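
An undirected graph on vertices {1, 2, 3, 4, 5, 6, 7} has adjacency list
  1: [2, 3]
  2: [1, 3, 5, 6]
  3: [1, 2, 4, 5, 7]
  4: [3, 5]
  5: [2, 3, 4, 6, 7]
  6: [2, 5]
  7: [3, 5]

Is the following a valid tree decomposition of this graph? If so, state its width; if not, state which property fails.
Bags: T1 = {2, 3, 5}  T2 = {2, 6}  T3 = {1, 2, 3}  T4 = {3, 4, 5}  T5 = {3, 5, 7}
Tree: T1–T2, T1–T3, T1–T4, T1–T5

No — edge (5,6) lies in no bag.

A tree decomposition must satisfy three properties: every vertex lies in some bag; for every edge, both endpoints lie together in some bag; and for every vertex, the bags containing it form a connected subtree. Here edge (5,6) lies in no bag, so the decomposition is invalid.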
####################
> EXERCISE:
Go through the listing, find each line with the word "graph", and copy it.

> SOLUTION FOR THIS PROBLEM:
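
An undirected graph on vertices {1, 2, 3, 4, 5, 6, 7} has adjacency list
Is the following a valid tree decomposition of this graph? If so, state its width; if not, state which property fails.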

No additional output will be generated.